**Work request**: The reply has to be a number alone, equal to how many lines in the entries below hold the string "What".

▼▼▼

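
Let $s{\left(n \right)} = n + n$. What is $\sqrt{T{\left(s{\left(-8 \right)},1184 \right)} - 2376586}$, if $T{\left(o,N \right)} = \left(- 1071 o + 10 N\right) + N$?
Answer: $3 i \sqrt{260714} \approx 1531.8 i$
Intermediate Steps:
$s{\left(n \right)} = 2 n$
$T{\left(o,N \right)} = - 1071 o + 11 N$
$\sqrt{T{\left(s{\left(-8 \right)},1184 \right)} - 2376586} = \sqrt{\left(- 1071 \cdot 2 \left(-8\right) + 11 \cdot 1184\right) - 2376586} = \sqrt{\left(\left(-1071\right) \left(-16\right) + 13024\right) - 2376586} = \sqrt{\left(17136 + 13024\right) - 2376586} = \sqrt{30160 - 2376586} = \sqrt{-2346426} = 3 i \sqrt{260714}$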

▲▲▲
▼▼▼

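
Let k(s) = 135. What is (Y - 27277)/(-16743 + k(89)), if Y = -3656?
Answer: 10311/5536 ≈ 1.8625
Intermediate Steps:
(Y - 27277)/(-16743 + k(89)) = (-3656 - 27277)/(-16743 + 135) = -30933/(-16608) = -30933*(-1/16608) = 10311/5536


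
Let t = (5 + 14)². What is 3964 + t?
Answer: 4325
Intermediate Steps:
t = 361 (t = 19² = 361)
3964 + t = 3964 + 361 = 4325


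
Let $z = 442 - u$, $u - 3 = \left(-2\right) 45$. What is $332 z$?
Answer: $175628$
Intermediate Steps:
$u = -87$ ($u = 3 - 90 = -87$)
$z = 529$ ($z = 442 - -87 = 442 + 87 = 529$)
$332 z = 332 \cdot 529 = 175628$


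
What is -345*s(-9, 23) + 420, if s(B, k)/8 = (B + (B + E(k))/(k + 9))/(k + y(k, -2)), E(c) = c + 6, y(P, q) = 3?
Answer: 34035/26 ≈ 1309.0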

▲▲▲
▼▼▼

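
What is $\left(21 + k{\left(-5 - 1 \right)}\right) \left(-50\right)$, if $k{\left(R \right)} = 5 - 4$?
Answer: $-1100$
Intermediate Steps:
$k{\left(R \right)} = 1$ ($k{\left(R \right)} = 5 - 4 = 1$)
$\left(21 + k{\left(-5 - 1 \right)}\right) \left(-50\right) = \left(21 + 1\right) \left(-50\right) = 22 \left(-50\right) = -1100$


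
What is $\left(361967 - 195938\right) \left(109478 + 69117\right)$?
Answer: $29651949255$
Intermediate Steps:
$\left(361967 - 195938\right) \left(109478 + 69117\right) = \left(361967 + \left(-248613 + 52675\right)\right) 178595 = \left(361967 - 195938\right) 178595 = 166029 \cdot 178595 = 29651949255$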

▲▲▲

**Result of the exercise**: 7